Stored data entries:

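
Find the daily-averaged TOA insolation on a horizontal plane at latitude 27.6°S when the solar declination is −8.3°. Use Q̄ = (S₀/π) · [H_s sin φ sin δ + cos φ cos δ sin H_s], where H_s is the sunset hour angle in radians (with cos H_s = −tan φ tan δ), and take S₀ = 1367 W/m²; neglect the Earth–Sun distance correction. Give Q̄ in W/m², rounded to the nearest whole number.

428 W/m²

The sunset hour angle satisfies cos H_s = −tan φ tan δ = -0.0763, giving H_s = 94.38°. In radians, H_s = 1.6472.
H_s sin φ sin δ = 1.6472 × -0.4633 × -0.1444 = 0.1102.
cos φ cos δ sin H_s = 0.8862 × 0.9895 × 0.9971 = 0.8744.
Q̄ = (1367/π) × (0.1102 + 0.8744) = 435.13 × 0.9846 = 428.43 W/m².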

TASK PROMPT:
Each record needs to be given again exactly.

RESPONSE TO THIS TASK:
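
Find the daily-averaged TOA insolation on a horizontal plane at latitude 27.6°S when the solar declination is −8.3°. Use Q̄ = (S₀/π) · [H_s sin φ sin δ + cos φ cos δ sin H_s], where H_s is the sunset hour angle in radians (with cos H_s = −tan φ tan δ), and take S₀ = 1367 W/m²; neglect the Earth–Sun distance correction. Give Q̄ in W/m², rounded to the nearest whole number.

428 W/m²

The sunset hour angle satisfies cos H_s = −tan φ tan δ = -0.0763, giving H_s = 94.38°. In radians, H_s = 1.6472.
H_s sin φ sin δ = 1.6472 × -0.4633 × -0.1444 = 0.1102.
cos φ cos δ sin H_s = 0.8862 × 0.9895 × 0.9971 = 0.8744.
Q̄ = (1367/π) × (0.1102 + 0.8744) = 435.13 × 0.9846 = 428.43 W/m².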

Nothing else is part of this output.